= Beginning of Section =
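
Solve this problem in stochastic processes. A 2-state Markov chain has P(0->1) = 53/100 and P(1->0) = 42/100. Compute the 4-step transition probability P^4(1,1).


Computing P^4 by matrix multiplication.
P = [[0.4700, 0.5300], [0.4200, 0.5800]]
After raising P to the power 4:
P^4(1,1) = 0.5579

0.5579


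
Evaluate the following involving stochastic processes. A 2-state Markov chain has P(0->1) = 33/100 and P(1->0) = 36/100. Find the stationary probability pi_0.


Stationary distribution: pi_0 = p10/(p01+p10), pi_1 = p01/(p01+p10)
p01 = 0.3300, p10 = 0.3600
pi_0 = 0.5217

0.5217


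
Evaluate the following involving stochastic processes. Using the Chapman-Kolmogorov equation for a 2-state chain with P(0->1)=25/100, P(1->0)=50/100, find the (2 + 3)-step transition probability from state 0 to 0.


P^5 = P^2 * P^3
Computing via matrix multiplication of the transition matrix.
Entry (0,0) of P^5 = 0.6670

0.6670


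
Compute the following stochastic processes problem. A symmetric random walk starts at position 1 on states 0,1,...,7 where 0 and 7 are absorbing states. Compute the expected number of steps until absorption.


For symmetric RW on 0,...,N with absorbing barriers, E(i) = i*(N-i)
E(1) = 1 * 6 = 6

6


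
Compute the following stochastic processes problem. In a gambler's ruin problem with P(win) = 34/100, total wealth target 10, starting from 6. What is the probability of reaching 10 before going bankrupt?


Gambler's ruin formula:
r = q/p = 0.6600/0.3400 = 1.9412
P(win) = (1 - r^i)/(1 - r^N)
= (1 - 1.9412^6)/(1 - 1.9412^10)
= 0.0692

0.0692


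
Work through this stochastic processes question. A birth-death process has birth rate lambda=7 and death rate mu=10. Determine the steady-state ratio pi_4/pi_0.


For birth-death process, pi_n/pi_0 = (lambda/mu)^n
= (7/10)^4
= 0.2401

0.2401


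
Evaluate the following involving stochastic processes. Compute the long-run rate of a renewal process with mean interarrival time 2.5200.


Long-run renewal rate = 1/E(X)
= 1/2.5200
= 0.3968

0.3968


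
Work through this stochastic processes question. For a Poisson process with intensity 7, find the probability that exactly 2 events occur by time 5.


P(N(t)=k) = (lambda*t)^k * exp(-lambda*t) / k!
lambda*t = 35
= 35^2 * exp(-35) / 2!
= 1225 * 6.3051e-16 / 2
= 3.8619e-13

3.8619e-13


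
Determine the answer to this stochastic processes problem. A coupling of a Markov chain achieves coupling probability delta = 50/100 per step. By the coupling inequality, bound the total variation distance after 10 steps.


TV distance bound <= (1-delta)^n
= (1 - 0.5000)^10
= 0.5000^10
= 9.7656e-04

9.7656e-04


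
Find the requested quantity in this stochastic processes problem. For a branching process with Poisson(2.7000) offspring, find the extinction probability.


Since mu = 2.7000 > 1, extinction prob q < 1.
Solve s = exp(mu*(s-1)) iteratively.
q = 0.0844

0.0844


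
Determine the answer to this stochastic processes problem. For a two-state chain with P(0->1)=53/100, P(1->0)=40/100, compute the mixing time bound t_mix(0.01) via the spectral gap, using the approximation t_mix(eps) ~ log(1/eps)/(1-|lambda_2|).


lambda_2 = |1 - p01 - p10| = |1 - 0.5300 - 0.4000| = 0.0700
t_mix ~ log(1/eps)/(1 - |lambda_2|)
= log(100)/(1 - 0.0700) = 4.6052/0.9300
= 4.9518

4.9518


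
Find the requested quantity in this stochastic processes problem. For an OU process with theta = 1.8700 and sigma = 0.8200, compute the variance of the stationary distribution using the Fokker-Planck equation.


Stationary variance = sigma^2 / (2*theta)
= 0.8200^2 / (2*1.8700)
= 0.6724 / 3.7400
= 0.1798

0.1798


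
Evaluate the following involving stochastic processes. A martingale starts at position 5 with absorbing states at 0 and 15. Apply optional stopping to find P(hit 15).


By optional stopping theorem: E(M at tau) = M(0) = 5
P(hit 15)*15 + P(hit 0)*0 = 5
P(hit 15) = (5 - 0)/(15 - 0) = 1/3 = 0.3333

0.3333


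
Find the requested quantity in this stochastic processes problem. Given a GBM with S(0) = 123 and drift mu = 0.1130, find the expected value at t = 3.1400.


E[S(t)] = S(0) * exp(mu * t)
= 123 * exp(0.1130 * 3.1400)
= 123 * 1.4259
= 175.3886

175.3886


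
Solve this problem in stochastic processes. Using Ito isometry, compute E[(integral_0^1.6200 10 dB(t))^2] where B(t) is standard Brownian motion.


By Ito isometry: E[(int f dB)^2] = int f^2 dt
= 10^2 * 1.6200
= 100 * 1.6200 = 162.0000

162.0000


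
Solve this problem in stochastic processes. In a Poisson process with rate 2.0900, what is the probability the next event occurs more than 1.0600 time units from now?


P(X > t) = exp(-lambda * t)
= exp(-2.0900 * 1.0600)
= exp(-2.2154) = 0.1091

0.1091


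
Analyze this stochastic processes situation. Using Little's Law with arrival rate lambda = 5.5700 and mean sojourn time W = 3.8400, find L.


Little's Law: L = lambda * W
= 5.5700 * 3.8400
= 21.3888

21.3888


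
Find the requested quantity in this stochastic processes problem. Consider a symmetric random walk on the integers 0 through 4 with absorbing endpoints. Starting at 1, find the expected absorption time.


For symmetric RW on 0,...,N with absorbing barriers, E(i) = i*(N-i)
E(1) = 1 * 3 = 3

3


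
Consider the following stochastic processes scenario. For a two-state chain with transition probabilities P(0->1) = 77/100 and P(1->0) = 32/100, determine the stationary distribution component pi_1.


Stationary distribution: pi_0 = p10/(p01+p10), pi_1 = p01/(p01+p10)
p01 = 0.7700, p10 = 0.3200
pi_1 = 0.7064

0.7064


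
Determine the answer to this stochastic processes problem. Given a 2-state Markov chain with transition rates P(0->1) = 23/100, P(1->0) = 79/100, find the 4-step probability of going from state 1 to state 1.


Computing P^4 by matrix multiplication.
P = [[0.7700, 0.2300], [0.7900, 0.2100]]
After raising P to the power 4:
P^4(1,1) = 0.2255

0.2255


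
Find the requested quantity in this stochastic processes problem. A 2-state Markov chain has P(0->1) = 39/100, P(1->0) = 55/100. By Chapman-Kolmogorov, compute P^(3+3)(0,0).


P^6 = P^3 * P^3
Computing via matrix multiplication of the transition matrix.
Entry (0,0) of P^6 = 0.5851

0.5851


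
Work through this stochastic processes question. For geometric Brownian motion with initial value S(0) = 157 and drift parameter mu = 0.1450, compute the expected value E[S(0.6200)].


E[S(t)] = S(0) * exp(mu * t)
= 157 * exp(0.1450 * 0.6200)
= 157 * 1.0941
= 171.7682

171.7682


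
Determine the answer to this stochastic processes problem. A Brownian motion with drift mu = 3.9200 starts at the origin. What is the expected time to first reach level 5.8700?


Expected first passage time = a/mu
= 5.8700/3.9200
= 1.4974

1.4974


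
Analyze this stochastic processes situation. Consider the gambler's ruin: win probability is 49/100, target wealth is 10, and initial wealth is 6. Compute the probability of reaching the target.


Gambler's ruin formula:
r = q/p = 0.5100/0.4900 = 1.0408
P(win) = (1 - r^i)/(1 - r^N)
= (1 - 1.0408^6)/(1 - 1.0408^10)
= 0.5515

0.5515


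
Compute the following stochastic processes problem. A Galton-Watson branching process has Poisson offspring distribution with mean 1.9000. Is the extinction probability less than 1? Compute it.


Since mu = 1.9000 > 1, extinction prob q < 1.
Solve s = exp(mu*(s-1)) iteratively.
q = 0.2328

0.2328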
= End of Section =
Exercise instructions. Set down each line of the material above again, exactly.

Result of this exercise.
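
Solve this problem in stochastic processes. A 2-state Markov chain has P(0->1) = 53/100 and P(1->0) = 42/100. Compute the 4-step transition probability P^4(1,1).


Computing P^4 by matrix multiplication.
P = [[0.4700, 0.5300], [0.4200, 0.5800]]
After raising P to the power 4:
P^4(1,1) = 0.5579

0.5579


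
Evaluate the following involving stochastic processes. A 2-state Markov chain has P(0->1) = 33/100 and P(1->0) = 36/100. Find the stationary probability pi_0.


Stationary distribution: pi_0 = p10/(p01+p10), pi_1 = p01/(p01+p10)
p01 = 0.3300, p10 = 0.3600
pi_0 = 0.5217

0.5217


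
Evaluate the following involving stochastic processes. Using the Chapman-Kolmogorov equation for a 2-state chain with P(0->1)=25/100, P(1->0)=50/100, find the (2 + 3)-step transition probability from state 0 to 0.


P^5 = P^2 * P^3
Computing via matrix multiplication of the transition matrix.
Entry (0,0) of P^5 = 0.6670

0.6670


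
Compute the following stochastic processes problem. A symmetric random walk starts at position 1 on states 0,1,...,7 where 0 and 7 are absorbing states. Compute the expected number of steps until absorption.


For symmetric RW on 0,...,N with absorbing barriers, E(i) = i*(N-i)
E(1) = 1 * 6 = 6

6


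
Compute the following stochastic processes problem. In a gambler's ruin problem with P(win) = 34/100, total wealth target 10, starting from 6. What is the probability of reaching 10 before going bankrupt?


Gambler's ruin formula:
r = q/p = 0.6600/0.3400 = 1.9412
P(win) = (1 - r^i)/(1 - r^N)
= (1 - 1.9412^6)/(1 - 1.9412^10)
= 0.0692

0.0692


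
Work through this stochastic processes question. A birth-death process has birth rate lambda=7 and death rate mu=10. Determine the steady-state ratio pi_4/pi_0.


For birth-death process, pi_n/pi_0 = (lambda/mu)^n
= (7/10)^4
= 0.2401

0.2401


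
Evaluate the following involving stochastic processes. Compute the long-run rate of a renewal process with mean interarrival time 2.5200.


Long-run renewal rate = 1/E(X)
= 1/2.5200
= 0.3968

0.3968


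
Work through this stochastic processes question. For a Poisson process with intensity 7, find the probability that exactly 2 events occur by time 5.


P(N(t)=k) = (lambda*t)^k * exp(-lambda*t) / k!
lambda*t = 35
= 35^2 * exp(-35) / 2!
= 1225 * 6.3051e-16 / 2
= 3.8619e-13

3.8619e-13


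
Determine the answer to this stochastic processes problem. A coupling of a Markov chain achieves coupling probability delta = 50/100 per step. By the coupling inequality, bound the total variation distance after 10 steps.


TV distance bound <= (1-delta)^n
= (1 - 0.5000)^10
= 0.5000^10
= 9.7656e-04

9.7656e-04


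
Find the requested quantity in this stochastic processes problem. For a branching process with Poisson(2.7000) offspring, find the extinction probability.


Since mu = 2.7000 > 1, extinction prob q < 1.
Solve s = exp(mu*(s-1)) iteratively.
q = 0.0844

0.0844


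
Determine the answer to this stochastic processes problem. For a two-state chain with P(0->1)=53/100, P(1->0)=40/100, compute the mixing time bound t_mix(0.01) via the spectral gap, using the approximation t_mix(eps) ~ log(1/eps)/(1-|lambda_2|).


lambda_2 = |1 - p01 - p10| = |1 - 0.5300 - 0.4000| = 0.0700
t_mix ~ log(1/eps)/(1 - |lambda_2|)
= log(100)/(1 - 0.0700) = 4.6052/0.9300
= 4.9518

4.9518


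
Find the requested quantity in this stochastic processes problem. For an OU process with theta = 1.8700 and sigma = 0.8200, compute the variance of the stationary distribution using the Fokker-Planck equation.


Stationary variance = sigma^2 / (2*theta)
= 0.8200^2 / (2*1.8700)
= 0.6724 / 3.7400
= 0.1798

0.1798


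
Evaluate the following involving stochastic processes. A martingale starts at position 5 with absorbing states at 0 and 15. Apply optional stopping to find P(hit 15).


By optional stopping theorem: E(M at tau) = M(0) = 5
P(hit 15)*15 + P(hit 0)*0 = 5
P(hit 15) = (5 - 0)/(15 - 0) = 1/3 = 0.3333

0.3333


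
Find the requested quantity in this stochastic processes problem. Given a GBM with S(0) = 123 and drift mu = 0.1130, find the expected value at t = 3.1400.


E[S(t)] = S(0) * exp(mu * t)
= 123 * exp(0.1130 * 3.1400)
= 123 * 1.4259
= 175.3886

175.3886


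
Solve this problem in stochastic processes. Using Ito isometry, compute E[(integral_0^1.6200 10 dB(t))^2] where B(t) is standard Brownian motion.


By Ito isometry: E[(int f dB)^2] = int f^2 dt
= 10^2 * 1.6200
= 100 * 1.6200 = 162.0000

162.0000


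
Solve this problem in stochastic processes. In a Poisson process with rate 2.0900, what is the probability the next event occurs more than 1.0600 time units from now?


P(X > t) = exp(-lambda * t)
= exp(-2.0900 * 1.0600)
= exp(-2.2154) = 0.1091

0.1091


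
Analyze this stochastic processes situation. Using Little's Law with arrival rate lambda = 5.5700 and mean sojourn time W = 3.8400, find L.


Little's Law: L = lambda * W
= 5.5700 * 3.8400
= 21.3888

21.3888


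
Find the requested quantity in this stochastic processes problem. Consider a symmetric random walk on the integers 0 through 4 with absorbing endpoints. Starting at 1, find the expected absorption time.


For symmetric RW on 0,...,N with absorbing barriers, E(i) = i*(N-i)
E(1) = 1 * 3 = 3

3


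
Consider the following stochastic processes scenario. For a two-state chain with transition probabilities P(0->1) = 77/100 and P(1->0) = 32/100, determine the stationary distribution component pi_1.


Stationary distribution: pi_0 = p10/(p01+p10), pi_1 = p01/(p01+p10)
p01 = 0.7700, p10 = 0.3200
pi_1 = 0.7064

0.7064


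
Determine the answer to this stochastic processes problem. Given a 2-state Markov chain with transition rates P(0->1) = 23/100, P(1->0) = 79/100, find the 4-step probability of going from state 1 to state 1.


Computing P^4 by matrix multiplication.
P = [[0.7700, 0.2300], [0.7900, 0.2100]]
After raising P to the power 4:
P^4(1,1) = 0.2255

0.2255


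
Find the requested quantity in this stochastic processes problem. A 2-state Markov chain has P(0->1) = 39/100, P(1->0) = 55/100. By Chapman-Kolmogorov, compute P^(3+3)(0,0).


P^6 = P^3 * P^3
Computing via matrix multiplication of the transition matrix.
Entry (0,0) of P^6 = 0.5851

0.5851


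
Work through this stochastic processes question. For geometric Brownian motion with initial value S(0) = 157 and drift parameter mu = 0.1450, compute the expected value E[S(0.6200)].


E[S(t)] = S(0) * exp(mu * t)
= 157 * exp(0.1450 * 0.6200)
= 157 * 1.0941
= 171.7682

171.7682


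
Determine the answer to this stochastic processes problem. A Brownian motion with drift mu = 3.9200 starts at the origin. What is the expected time to first reach level 5.8700?


Expected first passage time = a/mu
= 5.8700/3.9200
= 1.4974

1.4974


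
Analyze this stochastic processes situation. Consider the gambler's ruin: win probability is 49/100, target wealth is 10, and initial wealth is 6. Compute the probability of reaching the target.


Gambler's ruin formula:
r = q/p = 0.5100/0.4900 = 1.0408
P(win) = (1 - r^i)/(1 - r^N)
= (1 - 1.0408^6)/(1 - 1.0408^10)
= 0.5515

0.5515


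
Compute the following stochastic processes problem. A Galton-Watson branching process has Poisson offspring distribution with mean 1.9000. Is the extinction probability less than 1? Compute it.


Since mu = 1.9000 > 1, extinction prob q < 1.
Solve s = exp(mu*(s-1)) iteratively.
q = 0.2328

0.2328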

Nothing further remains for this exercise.